## Exercise requirements
The result should be every line in the material below containing the string "produced".

═══ Raw data ═══

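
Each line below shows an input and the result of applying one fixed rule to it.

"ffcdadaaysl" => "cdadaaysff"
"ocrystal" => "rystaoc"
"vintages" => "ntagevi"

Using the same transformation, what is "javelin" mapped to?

velija

Looking at the pairs, the operation is to delete the last character, then move the first 2 characters to the end (rotate left by 2).
"javelin" → "javeli" → "velija".
(Check on "vintages": → "vintage" → "ntagevi" ✓)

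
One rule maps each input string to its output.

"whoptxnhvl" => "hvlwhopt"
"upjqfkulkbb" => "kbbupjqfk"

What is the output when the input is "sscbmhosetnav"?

navsscbmhos

The transformation: move the last 3 characters to the front (rotate right by 3), then delete the last 2 characters.
Doing the same to "sscbmhosetnav": "navsscbmhos".
(Check on "whoptxnhvl": → "hvlwhoptxn" → "hvlwhopt" ✓)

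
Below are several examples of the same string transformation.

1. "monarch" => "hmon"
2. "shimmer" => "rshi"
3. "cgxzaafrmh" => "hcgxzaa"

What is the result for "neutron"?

nneu

The rule is to move the last character to the front, then delete the last 3 characters.
On "neutron" that produces "nneu".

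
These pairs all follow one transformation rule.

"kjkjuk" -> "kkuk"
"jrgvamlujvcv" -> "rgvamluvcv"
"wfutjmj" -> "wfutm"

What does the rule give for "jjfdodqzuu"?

fdodqzuu

Looking at the pairs, the operation is to remove every "j".
Doing the same to "jjfdodqzuu": "fdodqzuu".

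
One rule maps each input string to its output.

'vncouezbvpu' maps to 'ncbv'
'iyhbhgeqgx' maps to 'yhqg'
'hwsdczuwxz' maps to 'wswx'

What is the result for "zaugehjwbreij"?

What's happening: swap each adjacent pair of characters (1↔2, 3↔4, ...), then keep one character in every 3, starting at position 1 (positions 1st, 4th, 7th, ...).
On "zaugehjwbreij": the first step gives "azguhewjrbiej", and the second then gives "auwbj".

auwbj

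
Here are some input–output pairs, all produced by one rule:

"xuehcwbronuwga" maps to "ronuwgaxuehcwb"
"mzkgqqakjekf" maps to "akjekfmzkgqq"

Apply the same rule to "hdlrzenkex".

enkexhdlrz

Looking at the pairs, the operation is to swap the front and back halves of the string.
For "hdlrzenkex" the result is "enkexhdlrz".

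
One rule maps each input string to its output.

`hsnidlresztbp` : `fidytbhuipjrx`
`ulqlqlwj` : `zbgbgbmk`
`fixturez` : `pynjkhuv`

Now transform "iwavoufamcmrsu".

The transformation: swap the first and last characters, then shift every letter 10 places backward in the alphabet (wrapping around).
Doing the same to "iwavoufamcmrsu": "kmqlekvqcschiy".

kmqlekvqcschiy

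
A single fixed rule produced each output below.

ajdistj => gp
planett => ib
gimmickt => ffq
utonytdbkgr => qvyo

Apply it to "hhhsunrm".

erj

In each case the input is transformed by: keep one character in every 3, starting at position 2 (positions 2nd, 5th, 8th, ...), then shift every letter 3 places backward in the alphabet (wrapping around).
On "hhhsunrm": the first step gives "hum", and the second then gives "erj".
(Check on "planett": → "le" → "ib" ✓)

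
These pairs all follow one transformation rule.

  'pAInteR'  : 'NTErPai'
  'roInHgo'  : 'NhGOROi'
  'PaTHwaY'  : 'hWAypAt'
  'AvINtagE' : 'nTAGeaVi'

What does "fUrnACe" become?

NacEFuR

In each case the input is transformed by: move the first 3 characters to the end (rotate left by 3), then flip the case of every letter.
"fUrnACe" → "nACefUr" → "NacEFuR".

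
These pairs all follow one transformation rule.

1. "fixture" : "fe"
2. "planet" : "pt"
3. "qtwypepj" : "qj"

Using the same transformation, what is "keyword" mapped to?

kd

In each case the input is transformed by: take characters alternately from the front and the back (1st, last, 2nd, 2nd-last, ...), then keep only the first 2 characters.
On "keyword": the first step gives "kderyow", and the second then gives "kd".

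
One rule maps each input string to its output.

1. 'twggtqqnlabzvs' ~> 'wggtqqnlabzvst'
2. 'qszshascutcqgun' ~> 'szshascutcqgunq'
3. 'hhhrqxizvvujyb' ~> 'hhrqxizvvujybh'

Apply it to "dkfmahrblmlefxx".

What's happening: move the first character to the end.
For "dkfmahrblmlefxx" the result is "kfmahrblmlefxxd".

kfmahrblmlefxxd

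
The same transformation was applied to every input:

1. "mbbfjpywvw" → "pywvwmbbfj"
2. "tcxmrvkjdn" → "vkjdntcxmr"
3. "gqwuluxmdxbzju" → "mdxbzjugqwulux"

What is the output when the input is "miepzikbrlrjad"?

Rule — swap the front and back halves of the string.
Applying that to "miepzikbrlrjad" gives "brlrjadmiepzik".

brlrjadmiepzik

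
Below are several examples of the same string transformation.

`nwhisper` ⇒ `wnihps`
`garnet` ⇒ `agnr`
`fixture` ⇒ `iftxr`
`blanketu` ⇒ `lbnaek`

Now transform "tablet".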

═══

## Final answer
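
Here are some input–output pairs, all produced by one rule:
A single fixed rule produced each output below.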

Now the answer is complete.